(ENTRIES PROVIDED begins)

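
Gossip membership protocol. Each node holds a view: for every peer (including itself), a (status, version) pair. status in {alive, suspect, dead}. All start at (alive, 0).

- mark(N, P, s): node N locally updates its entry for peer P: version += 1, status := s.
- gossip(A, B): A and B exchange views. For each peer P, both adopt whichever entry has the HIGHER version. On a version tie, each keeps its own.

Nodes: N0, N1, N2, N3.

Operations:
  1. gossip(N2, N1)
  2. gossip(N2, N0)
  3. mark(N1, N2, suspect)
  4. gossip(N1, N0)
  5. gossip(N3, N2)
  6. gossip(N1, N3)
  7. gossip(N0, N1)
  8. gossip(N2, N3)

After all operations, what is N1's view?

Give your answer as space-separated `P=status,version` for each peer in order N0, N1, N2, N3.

Answer: N0=alive,0 N1=alive,0 N2=suspect,1 N3=alive,0

Derivation:
Op 1: gossip N2<->N1 -> N2.N0=(alive,v0) N2.N1=(alive,v0) N2.N2=(alive,v0) N2.N3=(alive,v0) | N1.N0=(alive,v0) N1.N1=(alive,v0) N1.N2=(alive,v0) N1.N3=(alive,v0)
Op 2: gossip N2<->N0 -> N2.N0=(alive,v0) N2.N1=(alive,v0) N2.N2=(alive,v0) N2.N3=(alive,v0) | N0.N0=(alive,v0) N0.N1=(alive,v0) N0.N2=(alive,v0) N0.N3=(alive,v0)
Op 3: N1 marks N2=suspect -> (suspect,v1)
Op 4: gossip N1<->N0 -> N1.N0=(alive,v0) N1.N1=(alive,v0) N1.N2=(suspect,v1) N1.N3=(alive,v0) | N0.N0=(alive,v0) N0.N1=(alive,v0) N0.N2=(suspect,v1) N0.N3=(alive,v0)
Op 5: gossip N3<->N2 -> N3.N0=(alive,v0) N3.N1=(alive,v0) N3.N2=(alive,v0) N3.N3=(alive,v0) | N2.N0=(alive,v0) N2.N1=(alive,v0) N2.N2=(alive,v0) N2.N3=(alive,v0)
Op 6: gossip N1<->N3 -> N1.N0=(alive,v0) N1.N1=(alive,v0) N1.N2=(suspect,v1) N1.N3=(alive,v0) | N3.N0=(alive,v0) N3.N1=(alive,v0) N3.N2=(suspect,v1) N3.N3=(alive,v0)
Op 7: gossip N0<->N1 -> N0.N0=(alive,v0) N0.N1=(alive,v0) N0.N2=(suspect,v1) N0.N3=(alive,v0) | N1.N0=(alive,v0) N1.N1=(alive,v0) N1.N2=(suspect,v1) N1.N3=(alive,v0)
Op 8: gossip N2<->N3 -> N2.N0=(alive,v0) N2.N1=(alive,v0) N2.N2=(suspect,v1) N2.N3=(alive,v0) | N3.N0=(alive,v0) N3.N1=(alive,v0) N3.N2=(suspect,v1) N3.N3=(alive,v0)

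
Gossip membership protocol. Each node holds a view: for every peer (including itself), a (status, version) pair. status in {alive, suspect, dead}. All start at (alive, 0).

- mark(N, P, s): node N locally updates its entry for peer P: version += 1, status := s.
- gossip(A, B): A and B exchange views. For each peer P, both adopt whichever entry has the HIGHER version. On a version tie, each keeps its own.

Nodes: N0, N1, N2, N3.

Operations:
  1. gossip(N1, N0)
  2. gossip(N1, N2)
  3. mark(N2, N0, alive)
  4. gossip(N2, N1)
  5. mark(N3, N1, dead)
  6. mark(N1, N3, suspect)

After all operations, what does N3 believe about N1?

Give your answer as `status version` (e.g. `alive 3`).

Answer: dead 1

Derivation:
Op 1: gossip N1<->N0 -> N1.N0=(alive,v0) N1.N1=(alive,v0) N1.N2=(alive,v0) N1.N3=(alive,v0) | N0.N0=(alive,v0) N0.N1=(alive,v0) N0.N2=(alive,v0) N0.N3=(alive,v0)
Op 2: gossip N1<->N2 -> N1.N0=(alive,v0) N1.N1=(alive,v0) N1.N2=(alive,v0) N1.N3=(alive,v0) | N2.N0=(alive,v0) N2.N1=(alive,v0) N2.N2=(alive,v0) N2.N3=(alive,v0)
Op 3: N2 marks N0=alive -> (alive,v1)
Op 4: gossip N2<->N1 -> N2.N0=(alive,v1) N2.N1=(alive,v0) N2.N2=(alive,v0) N2.N3=(alive,v0) | N1.N0=(alive,v1) N1.N1=(alive,v0) N1.N2=(alive,v0) N1.N3=(alive,v0)
Op 5: N3 marks N1=dead -> (dead,v1)
Op 6: N1 marks N3=suspect -> (suspect,v1)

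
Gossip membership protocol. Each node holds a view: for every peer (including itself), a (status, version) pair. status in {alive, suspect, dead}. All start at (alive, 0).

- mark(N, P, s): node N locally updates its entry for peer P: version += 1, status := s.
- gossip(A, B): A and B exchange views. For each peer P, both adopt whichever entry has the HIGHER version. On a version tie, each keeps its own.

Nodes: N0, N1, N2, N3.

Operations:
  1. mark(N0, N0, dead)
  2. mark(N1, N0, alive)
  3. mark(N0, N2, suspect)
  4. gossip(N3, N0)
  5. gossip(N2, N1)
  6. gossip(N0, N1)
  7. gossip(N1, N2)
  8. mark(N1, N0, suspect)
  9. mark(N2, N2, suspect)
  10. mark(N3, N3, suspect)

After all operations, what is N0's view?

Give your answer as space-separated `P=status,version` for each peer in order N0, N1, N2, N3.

Op 1: N0 marks N0=dead -> (dead,v1)
Op 2: N1 marks N0=alive -> (alive,v1)
Op 3: N0 marks N2=suspect -> (suspect,v1)
Op 4: gossip N3<->N0 -> N3.N0=(dead,v1) N3.N1=(alive,v0) N3.N2=(suspect,v1) N3.N3=(alive,v0) | N0.N0=(dead,v1) N0.N1=(alive,v0) N0.N2=(suspect,v1) N0.N3=(alive,v0)
Op 5: gossip N2<->N1 -> N2.N0=(alive,v1) N2.N1=(alive,v0) N2.N2=(alive,v0) N2.N3=(alive,v0) | N1.N0=(alive,v1) N1.N1=(alive,v0) N1.N2=(alive,v0) N1.N3=(alive,v0)
Op 6: gossip N0<->N1 -> N0.N0=(dead,v1) N0.N1=(alive,v0) N0.N2=(suspect,v1) N0.N3=(alive,v0) | N1.N0=(alive,v1) N1.N1=(alive,v0) N1.N2=(suspect,v1) N1.N3=(alive,v0)
Op 7: gossip N1<->N2 -> N1.N0=(alive,v1) N1.N1=(alive,v0) N1.N2=(suspect,v1) N1.N3=(alive,v0) | N2.N0=(alive,v1) N2.N1=(alive,v0) N2.N2=(suspect,v1) N2.N3=(alive,v0)
Op 8: N1 marks N0=suspect -> (suspect,v2)
Op 9: N2 marks N2=suspect -> (suspect,v2)
Op 10: N3 marks N3=suspect -> (suspect,v1)

Answer: N0=dead,1 N1=alive,0 N2=suspect,1 N3=alive,0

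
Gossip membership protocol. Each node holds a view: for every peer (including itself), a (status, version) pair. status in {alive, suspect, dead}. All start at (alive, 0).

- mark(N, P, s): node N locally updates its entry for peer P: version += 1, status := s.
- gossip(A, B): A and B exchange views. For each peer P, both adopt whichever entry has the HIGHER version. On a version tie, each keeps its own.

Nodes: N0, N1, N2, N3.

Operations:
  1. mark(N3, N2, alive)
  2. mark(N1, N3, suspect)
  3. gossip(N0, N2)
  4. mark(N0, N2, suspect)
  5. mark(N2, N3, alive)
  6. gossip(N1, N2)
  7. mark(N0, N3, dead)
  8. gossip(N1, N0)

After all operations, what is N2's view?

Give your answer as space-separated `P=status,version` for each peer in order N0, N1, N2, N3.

Op 1: N3 marks N2=alive -> (alive,v1)
Op 2: N1 marks N3=suspect -> (suspect,v1)
Op 3: gossip N0<->N2 -> N0.N0=(alive,v0) N0.N1=(alive,v0) N0.N2=(alive,v0) N0.N3=(alive,v0) | N2.N0=(alive,v0) N2.N1=(alive,v0) N2.N2=(alive,v0) N2.N3=(alive,v0)
Op 4: N0 marks N2=suspect -> (suspect,v1)
Op 5: N2 marks N3=alive -> (alive,v1)
Op 6: gossip N1<->N2 -> N1.N0=(alive,v0) N1.N1=(alive,v0) N1.N2=(alive,v0) N1.N3=(suspect,v1) | N2.N0=(alive,v0) N2.N1=(alive,v0) N2.N2=(alive,v0) N2.N3=(alive,v1)
Op 7: N0 marks N3=dead -> (dead,v1)
Op 8: gossip N1<->N0 -> N1.N0=(alive,v0) N1.N1=(alive,v0) N1.N2=(suspect,v1) N1.N3=(suspect,v1) | N0.N0=(alive,v0) N0.N1=(alive,v0) N0.N2=(suspect,v1) N0.N3=(dead,v1)

Answer: N0=alive,0 N1=alive,0 N2=alive,0 N3=alive,1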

(ENTRIES PROVIDED ends)

### WORK TASK
Once you find the line with "1. gossip(N2, N1)" above, print it and every line after it up to and including the line with "After all operations, what is N1's view?", exactly as written and nothing else.

### EXERCISE RESPONSE
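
  1. gossip(N2, N1)
  2. gossip(N2, N0)
  3. mark(N1, N2, suspect)
  4. gossip(N1, N0)
  5. gossip(N3, N2)
  6. gossip(N1, N3)
  7. gossip(N0, N1)
  8. gossip(N2, N3)

After all operations, what is N1's view?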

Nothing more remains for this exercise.